■ PROBLEM DETAILS: Print the data in full, exactly as it reads.

■ RECORDS TO USE:
+++
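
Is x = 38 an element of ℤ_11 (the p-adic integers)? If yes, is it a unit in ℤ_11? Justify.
x ∈ ℤ_11^× (unit); v_11(x) = 0

ℤ_11 = {x ∈ ℚ_11 : v_11(x) ≥ 0} and ℤ_11^× = {x ∈ ℤ_11 : v_11(x) = 0}. Here v_11(38) = v_11(num) − v_11(den) = 0; compare against these criteria.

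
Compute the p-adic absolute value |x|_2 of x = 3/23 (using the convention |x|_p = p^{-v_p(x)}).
|3/23|_2 = 1

Step 1 — compute v_2(x) by factoring powers of 2 out of the numerator and denominator: v_2(3/23) = 0. Step 2 — apply |x|_p = p^{-v_p(x)} = 2^{0} = 1.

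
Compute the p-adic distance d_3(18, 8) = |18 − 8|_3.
d_3(18, 8) = 1

Step 1 — x − y = 18 − 8 = 10. Step 2 — v_3(10) = 0 (factor: 10 = (3^0 · 10); the sign does not affect v_p). Step 3 — |x − y|_3 = 3^{0} = 1.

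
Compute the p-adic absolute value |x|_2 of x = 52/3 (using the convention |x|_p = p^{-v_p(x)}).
|52/3|_2 = 1/4

Step 1 — compute v_2(x) by factoring powers of 2 out of the numerator and denominator: v_2(52/3) = 2. Step 2 — apply |x|_p = p^{-v_p(x)} = 2^{-2} = 1/4.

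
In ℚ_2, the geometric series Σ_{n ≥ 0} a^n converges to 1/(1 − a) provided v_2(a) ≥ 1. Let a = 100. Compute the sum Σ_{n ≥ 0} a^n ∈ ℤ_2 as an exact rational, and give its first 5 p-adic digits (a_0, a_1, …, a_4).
Σ a^n = 1/(1 − a) = -1/99;  first 5 digits = (1, 0, 1, 0, 1)

v_2(a) = 2 ≥ 1, so the series converges in ℤ_2 to 1/(1 − a) = 1/(1 − 100) = -1/99. Expand this rational in ℤ_2: compute digits iteratively via d_i = x_i mod 2, x_{i+1} = (x_i − d_i)/2. The first 5 digits are (1, 0, 1, 0, 1).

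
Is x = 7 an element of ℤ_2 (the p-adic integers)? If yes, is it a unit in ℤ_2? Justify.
x ∈ ℤ_2^× (unit); v_2(x) = 0

ℤ_2 = {x ∈ ℚ_2 : v_2(x) ≥ 0} and ℤ_2^× = {x ∈ ℤ_2 : v_2(x) = 0}. Here v_2(7) = v_2(num) − v_2(den) = 0; compare against these criteria.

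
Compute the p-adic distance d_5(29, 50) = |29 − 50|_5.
d_5(29, 50) = 1

Step 1 — x − y = 29 − 50 = -21. Step 2 — v_5(-21) = 0 (factor: -21 = −(5^0 · 21); the sign does not affect v_p). Step 3 — |x − y|_5 = 5^{0} = 1.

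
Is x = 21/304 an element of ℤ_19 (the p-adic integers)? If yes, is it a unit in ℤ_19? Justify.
x ∉ ℤ_19 (v_19(x) = -1 < 0)

ℤ_19 = {x ∈ ℚ_19 : v_19(x) ≥ 0} and ℤ_19^× = {x ∈ ℤ_19 : v_19(x) = 0}. Here v_19(21/304) = v_19(num) − v_19(den) = -1; compare against these criteria.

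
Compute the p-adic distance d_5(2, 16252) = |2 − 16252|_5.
d_5(2, 16252) = 1/625

Step 1 — x − y = 2 − 16252 = -16250. Step 2 — v_5(-16250) = 4 (factor: -16250 = −(5^4 · 26); the sign does not affect v_p). Step 3 — |x − y|_5 = 5^{-4} = 1/625.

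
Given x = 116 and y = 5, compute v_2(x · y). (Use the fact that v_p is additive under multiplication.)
v_2(580) = 2

v_p(x) = 2 (factor: 116 = 2^2 · 29); v_p(y) = 0 (factor: 5 = 2^0 · 5). Additivity: v_p(xy) = v_p(x) + v_p(y) = 2 + 0 = 2. (Direct check: xy = 580 = 2^2 · (145).)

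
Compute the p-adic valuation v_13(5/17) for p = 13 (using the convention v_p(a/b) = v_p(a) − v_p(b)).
v_13(5/17) = 0

Factor powers of 13 from the numerator and denominator of the reduced fraction: 5 = 13^0 · 5 and 17 = 13^0 · 17. Apply v_p(a/b) = v_p(a) − v_p(b): v_13(5/17) = 0 − 0 = 0.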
+++
■ SOLUTION FOR THIS EXERCISE:
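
Is x = 38 an element of ℤ_11 (the p-adic integers)? If yes, is it a unit in ℤ_11? Justify.
x ∈ ℤ_11^× (unit); v_11(x) = 0

ℤ_11 = {x ∈ ℚ_11 : v_11(x) ≥ 0} and ℤ_11^× = {x ∈ ℤ_11 : v_11(x) = 0}. Here v_11(38) = v_11(num) − v_11(den) = 0; compare against these criteria.

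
Compute the p-adic absolute value |x|_2 of x = 3/23 (using the convention |x|_p = p^{-v_p(x)}).
|3/23|_2 = 1

Step 1 — compute v_2(x) by factoring powers of 2 out of the numerator and denominator: v_2(3/23) = 0. Step 2 — apply |x|_p = p^{-v_p(x)} = 2^{0} = 1.

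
Compute the p-adic distance d_3(18, 8) = |18 − 8|_3.
d_3(18, 8) = 1

Step 1 — x − y = 18 − 8 = 10. Step 2 — v_3(10) = 0 (factor: 10 = (3^0 · 10); the sign does not affect v_p). Step 3 — |x − y|_3 = 3^{0} = 1.

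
Compute the p-adic absolute value |x|_2 of x = 52/3 (using the convention |x|_p = p^{-v_p(x)}).
|52/3|_2 = 1/4

Step 1 — compute v_2(x) by factoring powers of 2 out of the numerator and denominator: v_2(52/3) = 2. Step 2 — apply |x|_p = p^{-v_p(x)} = 2^{-2} = 1/4.

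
In ℚ_2, the geometric series Σ_{n ≥ 0} a^n converges to 1/(1 − a) provided v_2(a) ≥ 1. Let a = 100. Compute the sum Σ_{n ≥ 0} a^n ∈ ℤ_2 as an exact rational, and give its first 5 p-adic digits (a_0, a_1, …, a_4).
Σ a^n = 1/(1 − a) = -1/99;  first 5 digits = (1, 0, 1, 0, 1)

v_2(a) = 2 ≥ 1, so the series converges in ℤ_2 to 1/(1 − a) = 1/(1 − 100) = -1/99. Expand this rational in ℤ_2: compute digits iteratively via d_i = x_i mod 2, x_{i+1} = (x_i − d_i)/2. The first 5 digits are (1, 0, 1, 0, 1).

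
Is x = 7 an element of ℤ_2 (the p-adic integers)? If yes, is it a unit in ℤ_2? Justify.
x ∈ ℤ_2^× (unit); v_2(x) = 0

ℤ_2 = {x ∈ ℚ_2 : v_2(x) ≥ 0} and ℤ_2^× = {x ∈ ℤ_2 : v_2(x) = 0}. Here v_2(7) = v_2(num) − v_2(den) = 0; compare against these criteria.

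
Compute the p-adic distance d_5(29, 50) = |29 − 50|_5.
d_5(29, 50) = 1

Step 1 — x − y = 29 − 50 = -21. Step 2 — v_5(-21) = 0 (factor: -21 = −(5^0 · 21); the sign does not affect v_p). Step 3 — |x − y|_5 = 5^{0} = 1.

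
Is x = 21/304 an element of ℤ_19 (the p-adic integers)? If yes, is it a unit in ℤ_19? Justify.
x ∉ ℤ_19 (v_19(x) = -1 < 0)

ℤ_19 = {x ∈ ℚ_19 : v_19(x) ≥ 0} and ℤ_19^× = {x ∈ ℤ_19 : v_19(x) = 0}. Here v_19(21/304) = v_19(num) − v_19(den) = -1; compare against these criteria.

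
Compute the p-adic distance d_5(2, 16252) = |2 − 16252|_5.
d_5(2, 16252) = 1/625

Step 1 — x − y = 2 − 16252 = -16250. Step 2 — v_5(-16250) = 4 (factor: -16250 = −(5^4 · 26); the sign does not affect v_p). Step 3 — |x − y|_5 = 5^{-4} = 1/625.

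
Given x = 116 and y = 5, compute v_2(x · y). (Use the fact that v_p is additive under multiplication.)
v_2(580) = 2

v_p(x) = 2 (factor: 116 = 2^2 · 29); v_p(y) = 0 (factor: 5 = 2^0 · 5). Additivity: v_p(xy) = v_p(x) + v_p(y) = 2 + 0 = 2. (Direct check: xy = 580 = 2^2 · (145).)

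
Compute the p-adic valuation v_13(5/17) for p = 13 (using the convention v_p(a/b) = v_p(a) − v_p(b)).
v_13(5/17) = 0

Factor powers of 13 from the numerator and denominator of the reduced fraction: 5 = 13^0 · 5 and 17 = 13^0 · 17. Apply v_p(a/b) = v_p(a) − v_p(b): v_13(5/17) = 0 − 0 = 0.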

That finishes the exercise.